■ Problem statement: Read through the entries below and return each line with the word "rest".

■ Supplied material:
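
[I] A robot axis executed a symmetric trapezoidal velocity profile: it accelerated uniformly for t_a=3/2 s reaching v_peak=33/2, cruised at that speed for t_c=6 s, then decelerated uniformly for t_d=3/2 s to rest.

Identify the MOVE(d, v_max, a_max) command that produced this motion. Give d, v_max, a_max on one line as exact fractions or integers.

a_max = (33/2)/(3/2) = 11
d_a = ½·33/2·3/2 = 99/8; d_c = 33/2·6 = 99
d = 2·99/8 + 99 = 495/4
t_c = 6 > 0 so v_max = 33/2

d=495/4 v_max=33/2 a_max=11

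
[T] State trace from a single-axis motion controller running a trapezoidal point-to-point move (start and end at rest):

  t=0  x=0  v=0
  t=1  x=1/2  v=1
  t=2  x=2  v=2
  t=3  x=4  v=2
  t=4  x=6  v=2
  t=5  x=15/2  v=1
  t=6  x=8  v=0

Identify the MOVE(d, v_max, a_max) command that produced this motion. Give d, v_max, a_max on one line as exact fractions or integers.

final state: t=6, x=8, v=0 → d = 8
a_max = (1−0)/(1−0) = 1
max v = 2 over t∈[2,4] → v_max = 2
check: 2·(2+2) = 8 ✓

d=8 v_max=2 a_max=1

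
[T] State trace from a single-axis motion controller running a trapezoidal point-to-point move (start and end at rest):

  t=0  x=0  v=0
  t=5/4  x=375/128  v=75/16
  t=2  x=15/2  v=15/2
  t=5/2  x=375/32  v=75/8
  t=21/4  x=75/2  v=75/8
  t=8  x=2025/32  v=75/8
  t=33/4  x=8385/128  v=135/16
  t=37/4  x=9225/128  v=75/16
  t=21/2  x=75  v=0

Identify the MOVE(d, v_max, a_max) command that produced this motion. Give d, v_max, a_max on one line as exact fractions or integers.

final state: t=21/2, x=75, v=0 → d = 75
a_max = (75/16−0)/(5/4−0) = 15/4
max v = 75/8 over t∈[5/2,8] → v_max = 75/8
check: 75/8·(5/2+11/2) = 75 ✓

d=75 v_max=75/8 a_max=15/4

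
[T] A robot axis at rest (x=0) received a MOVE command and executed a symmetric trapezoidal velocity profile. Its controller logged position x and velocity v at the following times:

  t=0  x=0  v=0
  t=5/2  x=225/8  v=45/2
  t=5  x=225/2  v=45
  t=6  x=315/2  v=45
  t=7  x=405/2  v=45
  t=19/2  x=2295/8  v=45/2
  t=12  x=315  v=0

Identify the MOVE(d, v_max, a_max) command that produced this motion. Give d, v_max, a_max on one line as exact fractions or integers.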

■ Finished task:
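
[I] A robot axis executed a symmetric trapezoidal velocity profile: it accelerated uniformly for t_a=3/2 s reaching v_peak=33/2, cruised at that speed for t_c=6 s, then decelerated uniformly for t_d=3/2 s to rest.
[T] State trace from a single-axis motion controller running a trapezoidal point-to-point move (start and end at rest):
[T] State trace from a single-axis motion controller running a trapezoidal point-to-point move (start and end at rest):
[T] A robot axis at rest (x=0) received a MOVE command and executed a symmetric trapezoidal velocity profile. Its controller logged position x and velocity v at the following times: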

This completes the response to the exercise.